Problem details: Reproduce only the lines that run from the line containing "What is the critical" to the end of the entries below, exactly as they stand.

┄┄┄┄┄┄┄┄┄┄

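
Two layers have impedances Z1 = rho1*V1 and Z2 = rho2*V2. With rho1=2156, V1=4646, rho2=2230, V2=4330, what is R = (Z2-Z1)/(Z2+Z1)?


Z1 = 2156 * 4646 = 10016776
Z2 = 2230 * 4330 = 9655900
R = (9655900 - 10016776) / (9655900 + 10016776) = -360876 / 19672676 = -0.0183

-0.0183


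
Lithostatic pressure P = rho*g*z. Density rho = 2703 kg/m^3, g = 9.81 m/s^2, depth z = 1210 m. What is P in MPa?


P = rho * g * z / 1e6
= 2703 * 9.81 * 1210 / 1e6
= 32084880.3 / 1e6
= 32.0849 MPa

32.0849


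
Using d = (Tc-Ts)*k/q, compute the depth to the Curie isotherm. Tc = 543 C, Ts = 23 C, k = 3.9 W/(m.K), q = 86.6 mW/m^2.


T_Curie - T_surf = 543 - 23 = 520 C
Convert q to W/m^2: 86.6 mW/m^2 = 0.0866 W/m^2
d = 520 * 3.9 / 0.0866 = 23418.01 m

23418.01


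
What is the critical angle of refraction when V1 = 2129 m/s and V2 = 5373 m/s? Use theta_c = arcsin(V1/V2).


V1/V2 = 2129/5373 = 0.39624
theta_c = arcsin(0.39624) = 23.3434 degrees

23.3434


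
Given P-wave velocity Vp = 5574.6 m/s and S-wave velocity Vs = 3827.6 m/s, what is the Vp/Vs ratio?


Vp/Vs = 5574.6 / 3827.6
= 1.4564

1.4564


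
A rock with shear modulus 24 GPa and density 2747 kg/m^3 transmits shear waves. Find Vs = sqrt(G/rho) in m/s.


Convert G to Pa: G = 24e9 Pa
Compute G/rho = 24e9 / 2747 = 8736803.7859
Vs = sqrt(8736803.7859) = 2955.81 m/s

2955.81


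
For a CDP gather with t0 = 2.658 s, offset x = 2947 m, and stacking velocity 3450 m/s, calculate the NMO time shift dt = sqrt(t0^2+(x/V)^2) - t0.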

┄┄┄┄┄┄┄┄┄┄

Problem solution:
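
What is the critical angle of refraction when V1 = 2129 m/s and V2 = 5373 m/s? Use theta_c = arcsin(V1/V2).


V1/V2 = 2129/5373 = 0.39624
theta_c = arcsin(0.39624) = 23.3434 degrees

23.3434


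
Given P-wave velocity Vp = 5574.6 m/s and S-wave velocity Vs = 3827.6 m/s, what is the Vp/Vs ratio?


Vp/Vs = 5574.6 / 3827.6
= 1.4564

1.4564


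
A rock with shear modulus 24 GPa and density 2747 kg/m^3 transmits shear waves. Find Vs = sqrt(G/rho) in m/s.


Convert G to Pa: G = 24e9 Pa
Compute G/rho = 24e9 / 2747 = 8736803.7859
Vs = sqrt(8736803.7859) = 2955.81 m/s

2955.81


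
For a CDP gather with t0 = 2.658 s, offset x = 2947 m, and stacking velocity 3450 m/s, calculate the NMO time shift dt = sqrt(t0^2+(x/V)^2) - t0.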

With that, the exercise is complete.